>>>>
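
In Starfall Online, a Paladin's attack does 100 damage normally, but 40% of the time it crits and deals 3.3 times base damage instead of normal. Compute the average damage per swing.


E[dmg] = base * (1 + crit_chance * (crit_mult - 1))
cc as decimal = 40/100 = 0.4
cm - 1 = 3.3 - 1 = 2.3
Bonus factor = 0.4 * 2.3 = 0.92
Total multiplier = 1 + 0.92 = 1.92
Expected damage = 100 * 1.92 = 192.00

192.00 damage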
<<<<
• **Task goal**: Return the entries above exactly, each one complete.

• **Result for this task**:
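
In Starfall Online, a Paladin's attack does 100 damage normally, but 40% of the time it crits and deals 3.3 times base damage instead of normal. Compute the average damage per swing.


E[dmg] = base * (1 + crit_chance * (crit_mult - 1))
cc as decimal = 40/100 = 0.4
cm - 1 = 3.3 - 1 = 2.3
Bonus factor = 0.4 * 2.3 = 0.92
Total multiplier = 1 + 0.92 = 1.92
Expected damage = 100 * 1.92 = 192.00

192.00 damage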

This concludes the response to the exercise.